▸ **TASK DESCRIPTION**:
The entire set of lines below should be copied exactly.

▸ **RECORD EXCERPTS**:
-- Opening Marker --
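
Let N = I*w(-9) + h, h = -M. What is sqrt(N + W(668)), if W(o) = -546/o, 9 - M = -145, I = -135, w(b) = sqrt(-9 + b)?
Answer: sqrt(-17270806 - 45180180*I*sqrt(2))/334 ≈ 14.807 - 19.341*I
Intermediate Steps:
M = 154 (M = 9 - 1*(-145) = 9 + 145 = 154)
h = -154 (h = -1*154 = -154)
N = -154 - 405*I*sqrt(2) (N = -135*sqrt(-9 - 9) - 154 = -405*I*sqrt(2) - 154 = -154 - 405*I*sqrt(2) ≈ -154.0 - 572.76*I)
sqrt(N + W(668)) = sqrt((-154 - 405*I*sqrt(2)) - 546/668) = sqrt((-154 - 405*I*sqrt(2)) - 546*1/668) = sqrt((-154 - 405*I*sqrt(2)) - 273/334) = sqrt(-51709/334 - 405*I*sqrt(2))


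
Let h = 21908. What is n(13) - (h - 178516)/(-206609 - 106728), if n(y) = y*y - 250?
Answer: -25536905/313337 ≈ -81.500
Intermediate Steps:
n(y) = -250 + y² (n(y) = y² - 250 = -250 + y²)
n(13) - (h - 178516)/(-206609 - 106728) = (-250 + 13²) - (21908 - 178516)/(-206609 - 106728) = (-250 + 169) - (-156608)/(-313337) = -81 - (-156608)*(-1)/313337 = -81 - 1*156608/313337 = -81 - 156608/313337 = -25536905/313337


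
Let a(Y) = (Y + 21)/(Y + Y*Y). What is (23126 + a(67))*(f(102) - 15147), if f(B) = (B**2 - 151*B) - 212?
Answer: -536214291352/1139 ≈ -4.7078e+8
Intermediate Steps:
a(Y) = (21 + Y)/(Y + Y**2)
f(B) = -212 + B**2 - 151*B
(23126 + a(67))*(f(102) - 15147) = (23126 + (21 + 67)/(67*(1 + 67)))*((-212 + 102**2 - 151*102) - 15147) = (23126 + (1/67)*88/68)*((-212 + 10404 - 15402) - 15147) = (23126 + (1/67)*(1/68)*88)*(-5210 - 15147) = (23126 + 22/1139)*(-20357) = (26340536/1139)*(-20357) = -536214291352/1139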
-- Closing Marker --
▸ **ANSWER BOX**:
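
Let N = I*w(-9) + h, h = -M. What is sqrt(N + W(668)), if W(o) = -546/o, 9 - M = -145, I = -135, w(b) = sqrt(-9 + b)?
Answer: sqrt(-17270806 - 45180180*I*sqrt(2))/334 ≈ 14.807 - 19.341*I
Intermediate Steps:
M = 154 (M = 9 - 1*(-145) = 9 + 145 = 154)
h = -154 (h = -1*154 = -154)
N = -154 - 405*I*sqrt(2) (N = -135*sqrt(-9 - 9) - 154 = -405*I*sqrt(2) - 154 = -154 - 405*I*sqrt(2) ≈ -154.0 - 572.76*I)
sqrt(N + W(668)) = sqrt((-154 - 405*I*sqrt(2)) - 546/668) = sqrt((-154 - 405*I*sqrt(2)) - 546*1/668) = sqrt((-154 - 405*I*sqrt(2)) - 273/334) = sqrt(-51709/334 - 405*I*sqrt(2))


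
Let h = 21908. What is n(13) - (h - 178516)/(-206609 - 106728), if n(y) = y*y - 250?
Answer: -25536905/313337 ≈ -81.500
Intermediate Steps:
n(y) = -250 + y² (n(y) = y² - 250 = -250 + y²)
n(13) - (h - 178516)/(-206609 - 106728) = (-250 + 13²) - (21908 - 178516)/(-206609 - 106728) = (-250 + 169) - (-156608)/(-313337) = -81 - (-156608)*(-1)/313337 = -81 - 1*156608/313337 = -81 - 156608/313337 = -25536905/313337


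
Let a(Y) = (Y + 21)/(Y + Y*Y). What is (23126 + a(67))*(f(102) - 15147), if f(B) = (B**2 - 151*B) - 212?
Answer: -536214291352/1139 ≈ -4.7078e+8
Intermediate Steps:
a(Y) = (21 + Y)/(Y + Y**2)
f(B) = -212 + B**2 - 151*B
(23126 + a(67))*(f(102) - 15147) = (23126 + (21 + 67)/(67*(1 + 67)))*((-212 + 102**2 - 151*102) - 15147) = (23126 + (1/67)*88/68)*((-212 + 10404 - 15402) - 15147) = (23126 + (1/67)*(1/68)*88)*(-5210 - 15147) = (23126 + 22/1139)*(-20357) = (26340536/1139)*(-20357) = -536214291352/1139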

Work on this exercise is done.